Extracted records
========================================

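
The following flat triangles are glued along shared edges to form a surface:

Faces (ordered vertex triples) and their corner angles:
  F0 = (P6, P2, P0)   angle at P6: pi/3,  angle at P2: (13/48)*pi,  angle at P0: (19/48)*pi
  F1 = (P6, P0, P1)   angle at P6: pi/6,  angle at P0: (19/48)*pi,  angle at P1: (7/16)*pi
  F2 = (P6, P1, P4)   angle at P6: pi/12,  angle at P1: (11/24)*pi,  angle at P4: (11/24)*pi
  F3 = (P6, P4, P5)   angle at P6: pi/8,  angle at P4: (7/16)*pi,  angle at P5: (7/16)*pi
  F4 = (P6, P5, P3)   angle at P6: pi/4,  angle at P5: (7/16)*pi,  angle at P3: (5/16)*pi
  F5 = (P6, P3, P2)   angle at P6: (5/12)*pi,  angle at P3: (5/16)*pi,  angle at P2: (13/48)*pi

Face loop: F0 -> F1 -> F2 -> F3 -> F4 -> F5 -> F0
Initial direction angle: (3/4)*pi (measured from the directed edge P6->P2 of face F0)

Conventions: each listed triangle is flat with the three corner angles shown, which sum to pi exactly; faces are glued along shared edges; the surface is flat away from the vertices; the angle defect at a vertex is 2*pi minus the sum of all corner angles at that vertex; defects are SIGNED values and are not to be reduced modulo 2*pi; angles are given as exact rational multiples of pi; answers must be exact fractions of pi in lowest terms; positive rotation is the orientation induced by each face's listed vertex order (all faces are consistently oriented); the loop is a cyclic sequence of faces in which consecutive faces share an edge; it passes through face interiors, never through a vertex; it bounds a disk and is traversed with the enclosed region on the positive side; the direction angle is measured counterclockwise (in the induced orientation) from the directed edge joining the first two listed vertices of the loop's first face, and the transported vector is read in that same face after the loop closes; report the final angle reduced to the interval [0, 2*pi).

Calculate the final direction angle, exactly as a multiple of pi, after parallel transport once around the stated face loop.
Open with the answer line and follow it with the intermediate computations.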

========================================

* What is being asked *
Nothing should be omitted or altered. Retype the records exactly.

* Reply to the exercise *
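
The following flat triangles are glued along shared edges to form a surface:

Faces (ordered vertex triples) and their corner angles:
  F0 = (P6, P2, P0)   angle at P6: pi/3,  angle at P2: (13/48)*pi,  angle at P0: (19/48)*pi
  F1 = (P6, P0, P1)   angle at P6: pi/6,  angle at P0: (19/48)*pi,  angle at P1: (7/16)*pi
  F2 = (P6, P1, P4)   angle at P6: pi/12,  angle at P1: (11/24)*pi,  angle at P4: (11/24)*pi
  F3 = (P6, P4, P5)   angle at P6: pi/8,  angle at P4: (7/16)*pi,  angle at P5: (7/16)*pi
  F4 = (P6, P5, P3)   angle at P6: pi/4,  angle at P5: (7/16)*pi,  angle at P3: (5/16)*pi
  F5 = (P6, P3, P2)   angle at P6: (5/12)*pi,  angle at P3: (5/16)*pi,  angle at P2: (13/48)*pi

Face loop: F0 -> F1 -> F2 -> F3 -> F4 -> F5 -> F0
Initial direction angle: (3/4)*pi (measured from the directed edge P6->P2 of face F0)

Conventions: each listed triangle is flat with the three corner angles shown, which sum to pi exactly; faces are glued along shared edges; the surface is flat away from the vertices; the angle defect at a vertex is 2*pi minus the sum of all corner angles at that vertex; defects are SIGNED values and are not to be reduced modulo 2*pi; angles are given as exact rational multiples of pi; answers must be exact fractions of pi in lowest terms; positive rotation is the orientation induced by each face's listed vertex order (all faces are consistently oriented); the loop is a cyclic sequence of faces in which consecutive faces share an edge; it passes through face interiors, never through a vertex; it bounds a disk and is traversed with the enclosed region on the positive side; the direction angle is measured counterclockwise (in the induced orientation) from the directed edge joining the first two listed vertices of the loop's first face, and the transported vector is read in that same face after the loop closes; report the final angle reduced to the interval [0, 2*pi).

Calculate the final direction angle, exactly as a multiple of pi, after parallel transport once around the stated face loop.
Open with the answer line and follow it with the intermediate computations.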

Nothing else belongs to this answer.